AIM OF THE EXERCISE: For each record below, give an exact transcription.

DATA IN THIS EXERCISE:
[Start of Attachment]
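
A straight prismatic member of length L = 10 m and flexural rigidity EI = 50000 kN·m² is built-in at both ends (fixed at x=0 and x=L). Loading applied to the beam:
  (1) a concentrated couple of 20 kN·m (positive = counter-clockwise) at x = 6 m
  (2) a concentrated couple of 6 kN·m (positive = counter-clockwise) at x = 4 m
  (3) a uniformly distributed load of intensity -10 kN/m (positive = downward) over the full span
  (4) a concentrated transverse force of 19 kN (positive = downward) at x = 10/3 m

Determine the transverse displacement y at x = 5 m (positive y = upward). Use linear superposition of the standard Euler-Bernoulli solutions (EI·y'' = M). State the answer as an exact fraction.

y(5) = 56089/16200000 m

Load 1 — applied couple M₀=20 kN·m at a=6 m (b=L-a=4):
  y_1 = (R_Ax³/6 - M_Ax²/2)/EI  [x≤a] with R_A=72/25, M_A=32/5 = ((72/25)·5³/6 - (32/5)·5²/2)/50000 = -1/2500 m
Load 2 — applied couple M₀=6 kN·m at a=4 m (b=L-a=6):
  y_2 = (R_Ax³/6 - M_Ax²/2 - M₀(x-a)²/2)/EI  [x>a] with R_A=108/125, M_A=18/25 = ((108/125)·5³/6 - (18/25)·5²/2 - 6·(5-4)²/2)/50000 = 3/25000 m
Load 3 — uniform load w=-10 kN/m over full span:
  y_3 = -wx²(L-x)²/(24EI) = -(-10)·5²·(10-5)²/(24·50000) = 1/192 m
Load 4 — point force P=19 kN at a=10/3 m (b=L-a=20/3):
  y_4 = -Pa²(L-x)²(3bL-(3b+a)(L-x))/(6L³EI)  [x>a] = -19·(10/3)²·(10-5)²·(3·(20/3)·10-(3·(20/3)+(10/3))·(10-5))/(6·10³·50000) = -19/12960 m
Superposition: y = Σ y_i = 56089/16200000 m ≈ 0.003462 m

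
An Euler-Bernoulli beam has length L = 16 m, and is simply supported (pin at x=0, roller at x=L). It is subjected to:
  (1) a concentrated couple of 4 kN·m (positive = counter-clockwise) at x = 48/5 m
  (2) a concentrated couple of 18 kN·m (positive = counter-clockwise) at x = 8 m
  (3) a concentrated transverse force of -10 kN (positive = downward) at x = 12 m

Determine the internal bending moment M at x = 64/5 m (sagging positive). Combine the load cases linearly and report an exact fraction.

Load 1 — applied couple M₀=4 kN·m at a=48/5 m (b=L-a=32/5):
  M_1 = M₀x/L - M₀  [x>a] = 4·(64/5)/16 - 4 = -4/5 kN·m
Load 2 — applied couple M₀=18 kN·m at a=8 m (b=L-a=8):
  M_2 = M₀x/L - M₀  [x>a] = 18·(64/5)/16 - 18 = -18/5 kN·m
Load 3 — point force P=-10 kN at a=12 m (b=L-a=4):
  M_3 = Pa(L-x)/L  [x>a] = (-10)·12·(16-(64/5))/16 = -24 kN·m
Superposition: M = Σ M_i = -142/5 kN·m ≈ -28.400000 kN·m

M(64/5) = -142/5 kN·m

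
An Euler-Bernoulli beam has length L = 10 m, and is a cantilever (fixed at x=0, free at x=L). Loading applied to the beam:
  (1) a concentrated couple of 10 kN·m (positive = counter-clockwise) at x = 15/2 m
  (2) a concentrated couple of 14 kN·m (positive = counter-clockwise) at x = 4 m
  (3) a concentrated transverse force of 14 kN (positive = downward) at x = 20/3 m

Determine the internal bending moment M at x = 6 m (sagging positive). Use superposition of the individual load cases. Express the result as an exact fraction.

M(6) = 2/3 kN·m

Load 1 — applied couple M₀=10 kN·m at a=15/2 m (b=L-a=5/2):
  M_1 = M₀  [x≤a] = 10 = 10 kN·m
Load 2 — applied couple M₀=14 kN·m at a=4 m (b=L-a=6):
  M_2 = 0  [x>a] = 0 kN·m
Load 3 — point force P=14 kN at a=20/3 m (b=L-a=10/3):
  M_3 = -P(a-x)  [x≤a] = -14·((20/3)-6) = -28/3 kN·m
Superposition: M = Σ M_i = 2/3 kN·m ≈ 0.666667 kN·m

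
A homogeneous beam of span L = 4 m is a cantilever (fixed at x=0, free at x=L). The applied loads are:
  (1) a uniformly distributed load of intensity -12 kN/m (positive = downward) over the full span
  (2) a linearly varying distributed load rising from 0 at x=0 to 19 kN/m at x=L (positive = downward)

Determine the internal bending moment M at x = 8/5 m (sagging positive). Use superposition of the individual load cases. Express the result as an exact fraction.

M(8/5) = -1152/125 kN·m

Load 1 — uniform load w=-12 kN/m over full span:
  M_1 = -w(L-x)²/2 = -(-12)·(4-(8/5))²/2 = 864/25 kN·m
Load 2 — triangular load w₀=19 kN/m (0→w₀ over full span):
  M_2 = w₀Lx/2 - w₀L²/3 - w₀x³/(6L) = 19·4·(8/5)/2 - 19·4²/3 - 19·(8/5)³/(6·4) = -5472/125 kN·m
Superposition: M = Σ M_i = -1152/125 kN·m ≈ -9.216000 kN·m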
[End of Attachment]
ANSWER TO THE PROBLEM:
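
A straight prismatic member of length L = 10 m and flexural rigidity EI = 50000 kN·m² is built-in at both ends (fixed at x=0 and x=L). Loading applied to the beam:
  (1) a concentrated couple of 20 kN·m (positive = counter-clockwise) at x = 6 m
  (2) a concentrated couple of 6 kN·m (positive = counter-clockwise) at x = 4 m
  (3) a uniformly distributed load of intensity -10 kN/m (positive = downward) over the full span
  (4) a concentrated transverse force of 19 kN (positive = downward) at x = 10/3 m

Determine the transverse displacement y at x = 5 m (positive y = upward). Use linear superposition of the standard Euler-Bernoulli solutions (EI·y'' = M). State the answer as an exact fraction.

y(5) = 56089/16200000 m

Load 1 — applied couple M₀=20 kN·m at a=6 m (b=L-a=4):
  y_1 = (R_Ax³/6 - M_Ax²/2)/EI  [x≤a] with R_A=72/25, M_A=32/5 = ((72/25)·5³/6 - (32/5)·5²/2)/50000 = -1/2500 m
Load 2 — applied couple M₀=6 kN·m at a=4 m (b=L-a=6):
  y_2 = (R_Ax³/6 - M_Ax²/2 - M₀(x-a)²/2)/EI  [x>a] with R_A=108/125, M_A=18/25 = ((108/125)·5³/6 - (18/25)·5²/2 - 6·(5-4)²/2)/50000 = 3/25000 m
Load 3 — uniform load w=-10 kN/m over full span:
  y_3 = -wx²(L-x)²/(24EI) = -(-10)·5²·(10-5)²/(24·50000) = 1/192 m
Load 4 — point force P=19 kN at a=10/3 m (b=L-a=20/3):
  y_4 = -Pa²(L-x)²(3bL-(3b+a)(L-x))/(6L³EI)  [x>a] = -19·(10/3)²·(10-5)²·(3·(20/3)·10-(3·(20/3)+(10/3))·(10-5))/(6·10³·50000) = -19/12960 m
Superposition: y = Σ y_i = 56089/16200000 m ≈ 0.003462 m

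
An Euler-Bernoulli beam has length L = 16 m, and is simply supported (pin at x=0, roller at x=L). It is subjected to:
  (1) a concentrated couple of 4 kN·m (positive = counter-clockwise) at x = 48/5 m
  (2) a concentrated couple of 18 kN·m (positive = counter-clockwise) at x = 8 m
  (3) a concentrated transverse force of -10 kN (positive = downward) at x = 12 m

Determine the internal bending moment M at x = 64/5 m (sagging positive). Combine the load cases linearly and report an exact fraction.

Load 1 — applied couple M₀=4 kN·m at a=48/5 m (b=L-a=32/5):
  M_1 = M₀x/L - M₀  [x>a] = 4·(64/5)/16 - 4 = -4/5 kN·m
Load 2 — applied couple M₀=18 kN·m at a=8 m (b=L-a=8):
  M_2 = M₀x/L - M₀  [x>a] = 18·(64/5)/16 - 18 = -18/5 kN·m
Load 3 — point force P=-10 kN at a=12 m (b=L-a=4):
  M_3 = Pa(L-x)/L  [x>a] = (-10)·12·(16-(64/5))/16 = -24 kN·m
Superposition: M = Σ M_i = -142/5 kN·m ≈ -28.400000 kN·m

M(64/5) = -142/5 kN·m

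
An Euler-Bernoulli beam has length L = 10 m, and is a cantilever (fixed at x=0, free at x=L). Loading applied to the beam:
  (1) a concentrated couple of 10 kN·m (positive = counter-clockwise) at x = 15/2 m
  (2) a concentrated couple of 14 kN·m (positive = counter-clockwise) at x = 4 m
  (3) a concentrated transverse force of 14 kN (positive = downward) at x = 20/3 m

Determine the internal bending moment M at x = 6 m (sagging positive). Use superposition of the individual load cases. Express the result as an exact fraction.

M(6) = 2/3 kN·m

Load 1 — applied couple M₀=10 kN·m at a=15/2 m (b=L-a=5/2):
  M_1 = M₀  [x≤a] = 10 = 10 kN·m
Load 2 — applied couple M₀=14 kN·m at a=4 m (b=L-a=6):
  M_2 = 0  [x>a] = 0 kN·m
Load 3 — point force P=14 kN at a=20/3 m (b=L-a=10/3):
  M_3 = -P(a-x)  [x≤a] = -14·((20/3)-6) = -28/3 kN·m
Superposition: M = Σ M_i = 2/3 kN·m ≈ 0.666667 kN·m

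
A homogeneous beam of span L = 4 m is a cantilever (fixed at x=0, free at x=L). The applied loads are:
  (1) a uniformly distributed load of intensity -12 kN/m (positive = downward) over the full span
  (2) a linearly varying distributed load rising from 0 at x=0 to 19 kN/m at x=L (positive = downward)

Determine the internal bending moment M at x = 8/5 m (sagging positive). Use superposition of the individual load cases. Express the result as an exact fraction.

M(8/5) = -1152/125 kN·m

Load 1 — uniform load w=-12 kN/m over full span:
  M_1 = -w(L-x)²/2 = -(-12)·(4-(8/5))²/2 = 864/25 kN·m
Load 2 — triangular load w₀=19 kN/m (0→w₀ over full span):
  M_2 = w₀Lx/2 - w₀L²/3 - w₀x³/(6L) = 19·4·(8/5)/2 - 19·4²/3 - 19·(8/5)³/(6·4) = -5472/125 kN·m
Superposition: M = Σ M_i = -1152/125 kN·m ≈ -9.216000 kN·m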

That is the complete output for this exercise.